** Exercise material **
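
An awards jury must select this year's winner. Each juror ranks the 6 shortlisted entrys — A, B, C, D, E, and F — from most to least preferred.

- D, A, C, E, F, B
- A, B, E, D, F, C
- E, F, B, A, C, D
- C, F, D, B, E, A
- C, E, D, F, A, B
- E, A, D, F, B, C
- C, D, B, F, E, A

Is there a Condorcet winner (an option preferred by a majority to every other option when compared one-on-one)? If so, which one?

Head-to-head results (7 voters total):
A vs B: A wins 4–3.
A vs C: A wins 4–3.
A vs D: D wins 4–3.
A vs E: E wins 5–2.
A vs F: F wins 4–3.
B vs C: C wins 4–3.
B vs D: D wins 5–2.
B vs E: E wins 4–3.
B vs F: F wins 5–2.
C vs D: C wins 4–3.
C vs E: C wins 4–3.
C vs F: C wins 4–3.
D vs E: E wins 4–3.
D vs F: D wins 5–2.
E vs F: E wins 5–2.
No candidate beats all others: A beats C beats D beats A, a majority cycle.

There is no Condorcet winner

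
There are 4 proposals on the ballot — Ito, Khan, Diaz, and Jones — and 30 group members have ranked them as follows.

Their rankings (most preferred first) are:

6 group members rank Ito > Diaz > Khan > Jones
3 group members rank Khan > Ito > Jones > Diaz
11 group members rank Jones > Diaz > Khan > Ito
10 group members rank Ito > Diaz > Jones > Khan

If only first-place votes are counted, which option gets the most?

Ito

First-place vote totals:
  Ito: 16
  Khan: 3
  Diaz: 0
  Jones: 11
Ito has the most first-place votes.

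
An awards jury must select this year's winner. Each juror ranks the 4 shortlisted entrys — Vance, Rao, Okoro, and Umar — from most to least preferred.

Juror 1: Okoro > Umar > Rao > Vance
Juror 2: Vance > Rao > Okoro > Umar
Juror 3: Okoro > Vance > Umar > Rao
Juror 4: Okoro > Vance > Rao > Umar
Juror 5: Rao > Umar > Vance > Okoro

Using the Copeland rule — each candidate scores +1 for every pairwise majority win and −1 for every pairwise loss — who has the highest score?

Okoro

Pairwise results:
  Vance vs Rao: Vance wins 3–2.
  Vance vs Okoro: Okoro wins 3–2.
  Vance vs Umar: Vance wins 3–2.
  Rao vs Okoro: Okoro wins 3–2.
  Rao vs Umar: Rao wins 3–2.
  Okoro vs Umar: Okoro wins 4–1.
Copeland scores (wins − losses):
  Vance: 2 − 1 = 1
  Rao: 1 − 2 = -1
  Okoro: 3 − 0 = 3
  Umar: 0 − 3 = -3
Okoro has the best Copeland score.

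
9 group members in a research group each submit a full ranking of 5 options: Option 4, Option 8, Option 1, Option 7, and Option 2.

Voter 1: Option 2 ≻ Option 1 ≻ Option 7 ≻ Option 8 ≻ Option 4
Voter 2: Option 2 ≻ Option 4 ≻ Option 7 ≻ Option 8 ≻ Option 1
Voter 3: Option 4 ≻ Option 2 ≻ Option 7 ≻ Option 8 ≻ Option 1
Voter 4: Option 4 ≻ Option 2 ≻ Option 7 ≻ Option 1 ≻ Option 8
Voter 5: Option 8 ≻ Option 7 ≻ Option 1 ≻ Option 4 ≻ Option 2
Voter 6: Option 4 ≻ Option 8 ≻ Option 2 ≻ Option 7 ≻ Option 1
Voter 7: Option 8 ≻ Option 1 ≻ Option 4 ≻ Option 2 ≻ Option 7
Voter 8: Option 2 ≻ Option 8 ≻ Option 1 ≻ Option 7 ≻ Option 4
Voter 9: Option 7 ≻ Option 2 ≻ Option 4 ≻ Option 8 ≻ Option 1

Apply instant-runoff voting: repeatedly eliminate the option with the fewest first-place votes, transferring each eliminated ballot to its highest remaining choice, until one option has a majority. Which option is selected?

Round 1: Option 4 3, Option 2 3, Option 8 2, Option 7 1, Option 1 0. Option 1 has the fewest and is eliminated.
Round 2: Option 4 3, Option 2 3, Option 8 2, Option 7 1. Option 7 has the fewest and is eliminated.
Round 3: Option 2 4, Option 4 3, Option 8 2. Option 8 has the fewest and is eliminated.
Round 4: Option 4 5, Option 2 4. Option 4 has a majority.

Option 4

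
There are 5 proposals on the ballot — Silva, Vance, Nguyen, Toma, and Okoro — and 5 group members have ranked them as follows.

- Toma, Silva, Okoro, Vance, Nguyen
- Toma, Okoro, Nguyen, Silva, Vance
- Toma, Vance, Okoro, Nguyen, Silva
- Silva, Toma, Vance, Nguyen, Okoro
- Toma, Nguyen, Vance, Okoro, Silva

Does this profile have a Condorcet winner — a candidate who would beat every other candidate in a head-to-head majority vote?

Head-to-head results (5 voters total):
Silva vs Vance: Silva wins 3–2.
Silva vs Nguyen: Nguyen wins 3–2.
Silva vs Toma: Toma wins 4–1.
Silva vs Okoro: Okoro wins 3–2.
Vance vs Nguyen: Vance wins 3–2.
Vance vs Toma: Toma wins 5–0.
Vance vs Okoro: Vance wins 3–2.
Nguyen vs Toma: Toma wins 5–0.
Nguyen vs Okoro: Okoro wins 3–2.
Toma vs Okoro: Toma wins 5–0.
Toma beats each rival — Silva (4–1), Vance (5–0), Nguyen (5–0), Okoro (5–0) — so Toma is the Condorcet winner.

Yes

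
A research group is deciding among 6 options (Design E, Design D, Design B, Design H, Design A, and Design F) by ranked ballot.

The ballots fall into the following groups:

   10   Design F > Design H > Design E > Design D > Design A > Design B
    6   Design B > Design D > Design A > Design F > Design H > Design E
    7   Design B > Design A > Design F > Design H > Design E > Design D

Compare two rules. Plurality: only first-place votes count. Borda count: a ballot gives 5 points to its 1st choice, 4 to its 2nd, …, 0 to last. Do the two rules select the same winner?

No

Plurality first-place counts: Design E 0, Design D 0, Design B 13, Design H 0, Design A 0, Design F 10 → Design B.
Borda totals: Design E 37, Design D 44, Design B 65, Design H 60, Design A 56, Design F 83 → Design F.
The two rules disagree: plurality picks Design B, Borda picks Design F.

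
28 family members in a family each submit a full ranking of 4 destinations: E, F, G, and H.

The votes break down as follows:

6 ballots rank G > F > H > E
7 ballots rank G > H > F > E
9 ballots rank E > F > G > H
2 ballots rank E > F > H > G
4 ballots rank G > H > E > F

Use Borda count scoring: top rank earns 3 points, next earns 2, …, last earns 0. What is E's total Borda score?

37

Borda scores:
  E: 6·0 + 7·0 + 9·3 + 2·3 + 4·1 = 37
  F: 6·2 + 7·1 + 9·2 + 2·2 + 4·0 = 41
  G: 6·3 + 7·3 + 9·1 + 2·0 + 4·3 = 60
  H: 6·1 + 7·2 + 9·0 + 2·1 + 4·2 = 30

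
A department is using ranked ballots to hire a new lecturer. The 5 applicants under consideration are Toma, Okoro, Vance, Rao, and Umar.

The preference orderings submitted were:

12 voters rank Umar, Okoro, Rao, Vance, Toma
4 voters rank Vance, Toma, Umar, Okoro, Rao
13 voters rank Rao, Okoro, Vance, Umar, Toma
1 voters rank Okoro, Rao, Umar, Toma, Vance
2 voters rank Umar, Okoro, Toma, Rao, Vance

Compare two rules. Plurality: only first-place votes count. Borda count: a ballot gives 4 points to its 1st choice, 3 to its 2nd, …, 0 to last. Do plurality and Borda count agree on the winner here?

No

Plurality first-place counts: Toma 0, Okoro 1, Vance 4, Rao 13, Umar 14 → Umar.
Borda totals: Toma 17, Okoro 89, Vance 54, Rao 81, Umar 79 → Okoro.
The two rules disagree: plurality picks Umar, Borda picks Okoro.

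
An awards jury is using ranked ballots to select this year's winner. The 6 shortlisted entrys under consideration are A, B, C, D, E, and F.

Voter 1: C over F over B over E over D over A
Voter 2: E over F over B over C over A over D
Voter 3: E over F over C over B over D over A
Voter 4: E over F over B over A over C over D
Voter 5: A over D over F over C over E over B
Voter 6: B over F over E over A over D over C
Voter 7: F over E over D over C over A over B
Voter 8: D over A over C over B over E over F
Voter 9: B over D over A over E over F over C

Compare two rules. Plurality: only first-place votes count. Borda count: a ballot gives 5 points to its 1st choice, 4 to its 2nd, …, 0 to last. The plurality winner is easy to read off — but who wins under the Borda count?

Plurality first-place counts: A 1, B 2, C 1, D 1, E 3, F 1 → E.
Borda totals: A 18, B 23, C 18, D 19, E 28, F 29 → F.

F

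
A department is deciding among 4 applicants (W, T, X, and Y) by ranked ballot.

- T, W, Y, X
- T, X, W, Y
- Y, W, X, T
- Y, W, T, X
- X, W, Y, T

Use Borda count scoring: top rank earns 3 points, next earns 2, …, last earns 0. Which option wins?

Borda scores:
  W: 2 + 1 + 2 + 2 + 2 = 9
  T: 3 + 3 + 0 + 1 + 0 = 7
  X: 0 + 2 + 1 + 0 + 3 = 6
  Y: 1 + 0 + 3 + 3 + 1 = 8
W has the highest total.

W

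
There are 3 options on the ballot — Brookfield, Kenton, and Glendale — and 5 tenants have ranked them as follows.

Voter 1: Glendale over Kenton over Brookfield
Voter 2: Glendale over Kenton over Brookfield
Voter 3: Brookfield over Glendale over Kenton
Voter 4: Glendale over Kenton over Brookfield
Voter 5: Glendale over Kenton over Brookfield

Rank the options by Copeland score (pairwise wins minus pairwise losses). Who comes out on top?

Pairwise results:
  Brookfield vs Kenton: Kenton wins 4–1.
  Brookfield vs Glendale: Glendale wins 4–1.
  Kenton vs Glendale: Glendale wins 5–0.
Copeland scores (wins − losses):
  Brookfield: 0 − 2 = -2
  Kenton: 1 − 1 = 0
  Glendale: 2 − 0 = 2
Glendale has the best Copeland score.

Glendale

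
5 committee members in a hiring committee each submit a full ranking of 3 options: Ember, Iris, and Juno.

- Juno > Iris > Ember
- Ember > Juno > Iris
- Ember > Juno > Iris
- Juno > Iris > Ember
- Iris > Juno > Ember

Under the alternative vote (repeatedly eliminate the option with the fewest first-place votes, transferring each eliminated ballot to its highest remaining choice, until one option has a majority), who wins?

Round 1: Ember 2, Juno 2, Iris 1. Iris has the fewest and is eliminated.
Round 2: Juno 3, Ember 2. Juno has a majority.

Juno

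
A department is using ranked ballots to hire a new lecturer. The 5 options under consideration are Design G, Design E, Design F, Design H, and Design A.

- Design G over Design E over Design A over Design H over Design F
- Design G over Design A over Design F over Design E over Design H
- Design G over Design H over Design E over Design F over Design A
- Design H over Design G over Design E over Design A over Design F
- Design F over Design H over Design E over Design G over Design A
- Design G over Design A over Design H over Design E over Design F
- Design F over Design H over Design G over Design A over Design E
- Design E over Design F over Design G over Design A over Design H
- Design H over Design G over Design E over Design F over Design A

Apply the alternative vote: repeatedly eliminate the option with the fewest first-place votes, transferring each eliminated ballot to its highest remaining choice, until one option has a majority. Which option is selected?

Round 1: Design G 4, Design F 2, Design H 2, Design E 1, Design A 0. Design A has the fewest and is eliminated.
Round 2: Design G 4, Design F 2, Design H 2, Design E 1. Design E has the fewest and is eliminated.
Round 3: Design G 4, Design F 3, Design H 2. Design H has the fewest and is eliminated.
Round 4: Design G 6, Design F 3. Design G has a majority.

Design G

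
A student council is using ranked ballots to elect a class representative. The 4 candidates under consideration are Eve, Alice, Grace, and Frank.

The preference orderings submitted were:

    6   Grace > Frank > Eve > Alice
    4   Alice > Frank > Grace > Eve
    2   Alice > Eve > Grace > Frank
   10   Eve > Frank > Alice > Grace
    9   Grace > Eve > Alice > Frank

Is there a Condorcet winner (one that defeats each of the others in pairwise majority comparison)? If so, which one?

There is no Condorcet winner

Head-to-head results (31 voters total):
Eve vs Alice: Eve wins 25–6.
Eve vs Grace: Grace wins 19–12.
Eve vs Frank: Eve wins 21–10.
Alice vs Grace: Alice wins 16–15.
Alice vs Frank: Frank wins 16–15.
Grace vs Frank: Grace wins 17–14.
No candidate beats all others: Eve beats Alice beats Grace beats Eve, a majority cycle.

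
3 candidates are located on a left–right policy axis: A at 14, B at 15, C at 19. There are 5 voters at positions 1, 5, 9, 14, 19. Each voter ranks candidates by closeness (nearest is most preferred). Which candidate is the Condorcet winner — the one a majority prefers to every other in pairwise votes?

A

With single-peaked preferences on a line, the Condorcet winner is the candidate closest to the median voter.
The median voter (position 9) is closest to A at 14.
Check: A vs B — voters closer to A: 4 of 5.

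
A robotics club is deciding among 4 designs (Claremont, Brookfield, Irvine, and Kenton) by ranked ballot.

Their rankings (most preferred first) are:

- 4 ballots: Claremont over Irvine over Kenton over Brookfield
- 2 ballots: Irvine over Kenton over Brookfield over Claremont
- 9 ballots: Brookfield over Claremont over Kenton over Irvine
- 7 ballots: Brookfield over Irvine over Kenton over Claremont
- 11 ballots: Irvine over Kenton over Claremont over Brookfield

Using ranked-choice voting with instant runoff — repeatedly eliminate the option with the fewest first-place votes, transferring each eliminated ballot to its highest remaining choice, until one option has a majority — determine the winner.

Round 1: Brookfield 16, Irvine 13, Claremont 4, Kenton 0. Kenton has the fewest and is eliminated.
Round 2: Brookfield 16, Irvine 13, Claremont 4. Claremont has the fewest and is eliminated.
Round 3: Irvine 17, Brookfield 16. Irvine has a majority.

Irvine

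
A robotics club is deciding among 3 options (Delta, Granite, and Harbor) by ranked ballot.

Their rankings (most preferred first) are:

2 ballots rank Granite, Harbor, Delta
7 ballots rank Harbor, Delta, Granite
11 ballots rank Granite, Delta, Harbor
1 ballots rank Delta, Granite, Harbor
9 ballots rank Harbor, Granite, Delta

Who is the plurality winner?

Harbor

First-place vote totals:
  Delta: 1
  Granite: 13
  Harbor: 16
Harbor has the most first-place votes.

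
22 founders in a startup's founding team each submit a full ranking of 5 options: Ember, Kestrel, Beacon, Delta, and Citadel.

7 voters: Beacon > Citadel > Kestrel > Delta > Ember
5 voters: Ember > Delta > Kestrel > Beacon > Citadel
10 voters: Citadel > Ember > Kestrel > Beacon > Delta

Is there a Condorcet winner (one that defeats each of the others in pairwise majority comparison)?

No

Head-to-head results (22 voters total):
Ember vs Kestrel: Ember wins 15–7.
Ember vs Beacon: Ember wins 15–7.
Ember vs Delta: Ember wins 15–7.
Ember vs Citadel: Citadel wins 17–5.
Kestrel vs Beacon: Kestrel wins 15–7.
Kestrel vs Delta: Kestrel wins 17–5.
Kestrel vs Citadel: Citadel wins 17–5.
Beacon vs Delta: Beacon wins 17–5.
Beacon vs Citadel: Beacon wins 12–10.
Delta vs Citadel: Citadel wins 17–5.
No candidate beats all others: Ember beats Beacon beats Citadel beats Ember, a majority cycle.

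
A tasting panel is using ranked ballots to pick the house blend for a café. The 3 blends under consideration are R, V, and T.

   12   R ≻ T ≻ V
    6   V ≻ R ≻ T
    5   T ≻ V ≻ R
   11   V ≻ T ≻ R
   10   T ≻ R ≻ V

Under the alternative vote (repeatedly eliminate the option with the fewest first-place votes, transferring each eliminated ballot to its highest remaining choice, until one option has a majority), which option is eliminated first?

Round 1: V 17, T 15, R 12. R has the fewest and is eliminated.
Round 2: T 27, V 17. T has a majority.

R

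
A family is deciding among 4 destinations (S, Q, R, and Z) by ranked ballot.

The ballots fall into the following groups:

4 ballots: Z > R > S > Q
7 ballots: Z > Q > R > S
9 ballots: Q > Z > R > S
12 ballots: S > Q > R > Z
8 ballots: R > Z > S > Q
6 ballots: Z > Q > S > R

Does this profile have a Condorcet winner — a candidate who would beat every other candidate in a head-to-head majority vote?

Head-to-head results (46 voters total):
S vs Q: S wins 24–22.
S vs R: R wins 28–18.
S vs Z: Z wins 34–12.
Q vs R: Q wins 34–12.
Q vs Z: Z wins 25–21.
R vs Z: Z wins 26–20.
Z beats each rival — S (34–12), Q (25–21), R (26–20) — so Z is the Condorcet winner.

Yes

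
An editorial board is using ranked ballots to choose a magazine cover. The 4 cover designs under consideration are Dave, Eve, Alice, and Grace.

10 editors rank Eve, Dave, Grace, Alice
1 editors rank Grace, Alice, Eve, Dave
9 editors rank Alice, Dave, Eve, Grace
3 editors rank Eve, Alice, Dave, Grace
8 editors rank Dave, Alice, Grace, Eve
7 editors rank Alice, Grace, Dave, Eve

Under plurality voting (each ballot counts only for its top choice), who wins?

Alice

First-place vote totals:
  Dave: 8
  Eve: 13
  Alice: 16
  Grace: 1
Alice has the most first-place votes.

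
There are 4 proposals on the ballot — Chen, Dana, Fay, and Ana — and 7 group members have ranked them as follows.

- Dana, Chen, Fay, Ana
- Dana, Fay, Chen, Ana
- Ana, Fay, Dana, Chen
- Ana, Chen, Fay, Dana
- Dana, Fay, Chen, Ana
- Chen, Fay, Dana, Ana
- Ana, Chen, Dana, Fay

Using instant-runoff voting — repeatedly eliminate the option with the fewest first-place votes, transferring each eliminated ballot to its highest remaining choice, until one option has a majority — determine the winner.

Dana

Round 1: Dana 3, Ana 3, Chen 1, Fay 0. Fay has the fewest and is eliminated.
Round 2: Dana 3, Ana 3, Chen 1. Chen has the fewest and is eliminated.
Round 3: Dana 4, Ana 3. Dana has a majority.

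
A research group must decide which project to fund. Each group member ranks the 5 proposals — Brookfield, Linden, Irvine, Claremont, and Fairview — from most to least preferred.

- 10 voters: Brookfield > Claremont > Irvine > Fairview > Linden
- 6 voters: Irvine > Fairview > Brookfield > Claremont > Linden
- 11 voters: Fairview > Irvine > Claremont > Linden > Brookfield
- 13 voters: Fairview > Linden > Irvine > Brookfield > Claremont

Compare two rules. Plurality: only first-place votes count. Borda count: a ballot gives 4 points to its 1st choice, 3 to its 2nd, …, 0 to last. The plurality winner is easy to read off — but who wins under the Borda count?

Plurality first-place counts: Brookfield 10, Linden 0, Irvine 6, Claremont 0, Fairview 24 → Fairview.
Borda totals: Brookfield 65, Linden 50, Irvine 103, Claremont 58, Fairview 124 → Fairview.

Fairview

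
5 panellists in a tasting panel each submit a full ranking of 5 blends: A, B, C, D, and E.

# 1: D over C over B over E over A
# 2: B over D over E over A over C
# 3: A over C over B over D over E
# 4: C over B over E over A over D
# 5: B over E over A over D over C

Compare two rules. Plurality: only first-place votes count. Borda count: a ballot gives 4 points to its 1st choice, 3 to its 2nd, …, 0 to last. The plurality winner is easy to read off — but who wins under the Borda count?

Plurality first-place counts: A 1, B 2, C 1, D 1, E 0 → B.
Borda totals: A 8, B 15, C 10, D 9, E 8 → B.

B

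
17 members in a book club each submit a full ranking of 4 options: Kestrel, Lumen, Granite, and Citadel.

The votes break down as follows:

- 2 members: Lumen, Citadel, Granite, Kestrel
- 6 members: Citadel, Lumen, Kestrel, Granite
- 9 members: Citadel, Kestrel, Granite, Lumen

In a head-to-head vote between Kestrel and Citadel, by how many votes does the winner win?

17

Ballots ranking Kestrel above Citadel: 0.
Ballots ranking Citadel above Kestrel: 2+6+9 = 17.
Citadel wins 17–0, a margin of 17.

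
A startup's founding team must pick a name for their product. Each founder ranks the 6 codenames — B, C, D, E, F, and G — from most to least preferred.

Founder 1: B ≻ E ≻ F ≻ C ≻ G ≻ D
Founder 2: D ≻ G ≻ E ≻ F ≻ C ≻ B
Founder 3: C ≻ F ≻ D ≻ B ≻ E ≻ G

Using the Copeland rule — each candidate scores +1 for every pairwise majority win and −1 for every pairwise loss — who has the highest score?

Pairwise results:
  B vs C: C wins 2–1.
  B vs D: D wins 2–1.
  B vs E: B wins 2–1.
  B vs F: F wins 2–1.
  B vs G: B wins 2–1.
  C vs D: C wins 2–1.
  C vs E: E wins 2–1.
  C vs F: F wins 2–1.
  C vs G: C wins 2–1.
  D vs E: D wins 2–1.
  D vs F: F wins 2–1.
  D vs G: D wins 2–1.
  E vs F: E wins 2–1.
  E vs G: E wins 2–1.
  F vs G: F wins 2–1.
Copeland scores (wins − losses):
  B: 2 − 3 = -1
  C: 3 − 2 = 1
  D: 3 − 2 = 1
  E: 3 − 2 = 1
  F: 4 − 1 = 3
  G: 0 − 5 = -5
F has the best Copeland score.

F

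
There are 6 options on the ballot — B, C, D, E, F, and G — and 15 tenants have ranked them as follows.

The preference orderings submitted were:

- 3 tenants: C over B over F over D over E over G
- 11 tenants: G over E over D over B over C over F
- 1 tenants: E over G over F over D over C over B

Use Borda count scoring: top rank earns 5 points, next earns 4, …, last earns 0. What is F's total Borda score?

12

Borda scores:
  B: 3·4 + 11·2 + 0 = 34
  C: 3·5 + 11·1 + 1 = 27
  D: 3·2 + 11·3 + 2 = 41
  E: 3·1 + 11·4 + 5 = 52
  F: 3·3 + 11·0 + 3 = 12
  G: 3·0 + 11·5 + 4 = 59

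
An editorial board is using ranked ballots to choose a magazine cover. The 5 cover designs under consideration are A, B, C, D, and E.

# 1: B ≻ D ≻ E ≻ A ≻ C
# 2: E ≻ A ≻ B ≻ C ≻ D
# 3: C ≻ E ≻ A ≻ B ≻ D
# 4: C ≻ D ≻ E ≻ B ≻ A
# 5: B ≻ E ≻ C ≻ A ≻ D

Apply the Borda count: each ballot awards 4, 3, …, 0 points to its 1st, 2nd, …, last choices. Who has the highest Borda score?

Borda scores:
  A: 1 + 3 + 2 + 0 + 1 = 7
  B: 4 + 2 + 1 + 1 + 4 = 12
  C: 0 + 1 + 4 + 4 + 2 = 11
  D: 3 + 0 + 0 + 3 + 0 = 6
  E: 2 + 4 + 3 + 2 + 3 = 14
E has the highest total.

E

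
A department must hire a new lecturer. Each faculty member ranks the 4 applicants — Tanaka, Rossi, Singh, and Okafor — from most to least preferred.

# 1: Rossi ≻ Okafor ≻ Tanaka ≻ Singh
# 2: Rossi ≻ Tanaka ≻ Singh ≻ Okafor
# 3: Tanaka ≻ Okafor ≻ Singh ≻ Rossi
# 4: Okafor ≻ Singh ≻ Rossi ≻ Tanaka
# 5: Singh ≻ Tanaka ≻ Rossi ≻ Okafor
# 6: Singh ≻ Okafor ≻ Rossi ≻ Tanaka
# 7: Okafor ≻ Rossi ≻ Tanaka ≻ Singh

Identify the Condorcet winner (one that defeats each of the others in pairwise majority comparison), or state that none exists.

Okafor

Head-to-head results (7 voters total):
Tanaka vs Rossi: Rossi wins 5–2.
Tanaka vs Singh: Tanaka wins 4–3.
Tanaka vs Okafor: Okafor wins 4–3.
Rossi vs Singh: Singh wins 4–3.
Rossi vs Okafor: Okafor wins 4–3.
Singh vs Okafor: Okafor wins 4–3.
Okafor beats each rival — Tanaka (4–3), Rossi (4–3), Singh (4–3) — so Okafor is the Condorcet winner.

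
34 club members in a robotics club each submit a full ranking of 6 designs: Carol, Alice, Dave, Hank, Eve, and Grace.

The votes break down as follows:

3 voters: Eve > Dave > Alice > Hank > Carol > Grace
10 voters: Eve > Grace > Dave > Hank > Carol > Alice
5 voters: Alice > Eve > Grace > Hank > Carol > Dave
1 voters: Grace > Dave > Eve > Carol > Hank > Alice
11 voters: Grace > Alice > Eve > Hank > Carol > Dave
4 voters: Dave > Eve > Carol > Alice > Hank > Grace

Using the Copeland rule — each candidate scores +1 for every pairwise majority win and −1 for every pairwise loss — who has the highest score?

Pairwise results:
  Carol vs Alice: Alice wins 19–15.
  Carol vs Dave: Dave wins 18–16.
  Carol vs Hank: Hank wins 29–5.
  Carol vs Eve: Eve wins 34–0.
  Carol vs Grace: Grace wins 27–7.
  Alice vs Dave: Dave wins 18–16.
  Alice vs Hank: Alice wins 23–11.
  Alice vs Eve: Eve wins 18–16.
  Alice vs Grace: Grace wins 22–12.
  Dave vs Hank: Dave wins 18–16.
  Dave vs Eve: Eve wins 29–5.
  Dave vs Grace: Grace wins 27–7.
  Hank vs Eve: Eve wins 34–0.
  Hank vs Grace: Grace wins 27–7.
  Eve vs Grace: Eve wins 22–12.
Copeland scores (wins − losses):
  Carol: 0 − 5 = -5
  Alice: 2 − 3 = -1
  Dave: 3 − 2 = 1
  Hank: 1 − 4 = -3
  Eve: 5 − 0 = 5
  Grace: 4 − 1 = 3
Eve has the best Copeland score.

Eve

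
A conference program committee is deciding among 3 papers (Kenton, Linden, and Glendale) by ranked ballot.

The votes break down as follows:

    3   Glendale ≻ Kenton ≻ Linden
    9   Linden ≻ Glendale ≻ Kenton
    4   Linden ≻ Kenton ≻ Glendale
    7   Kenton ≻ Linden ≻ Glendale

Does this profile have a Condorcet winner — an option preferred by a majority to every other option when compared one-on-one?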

** What you have to do **
The response should hold exactly the lines starting at the line with "and Design A." and ending at the line with "Eve > Alice > Frank", and no other line of the material above.

** Written answer **
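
A department is using ranked ballots to hire a new lecturer. The 5 options under consideration are Design G, Design E, Design F, Design H, and Design A.

- Design G over Design E over Design A over Design H over Design F
- Design G over Design A over Design F over Design E over Design H
- Design G over Design H over Design E over Design F over Design A
- Design H over Design G over Design E over Design A over Design F
- Design F over Design H over Design E over Design G over Design A
- Design G over Design A over Design H over Design E over Design F
- Design F over Design H over Design G over Design A over Design E
- Design E over Design F over Design G over Design A over Design H
- Design H over Design G over Design E over Design F over Design A

Apply the alternative vote: repeatedly eliminate the option with the fewest first-place votes, transferring each eliminated ballot to its highest remaining choice, until one option has a majority. Which option is selected?

Round 1: Design G 4, Design F 2, Design H 2, Design E 1, Design A 0. Design A has the fewest and is eliminated.
Round 2: Design G 4, Design F 2, Design H 2, Design E 1. Design E has the fewest and is eliminated.
Round 3: Design G 4, Design F 3, Design H 2. Design H has the fewest and is eliminated.
Round 4: Design G 6, Design F 3. Design G has a majority.

Design G

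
A student council is using ranked ballots to elect a class representative. The 4 candidates under consideration are Eve, Alice, Grace, and Frank.

The preference orderings submitted were:

    6   Grace > Frank > Eve > Alice
    4   Alice > Frank > Grace > Eve
    2   Alice > Eve > Grace > Frank
   10   Eve > Frank > Alice > Grace
    9   Grace > Eve > Alice > Frank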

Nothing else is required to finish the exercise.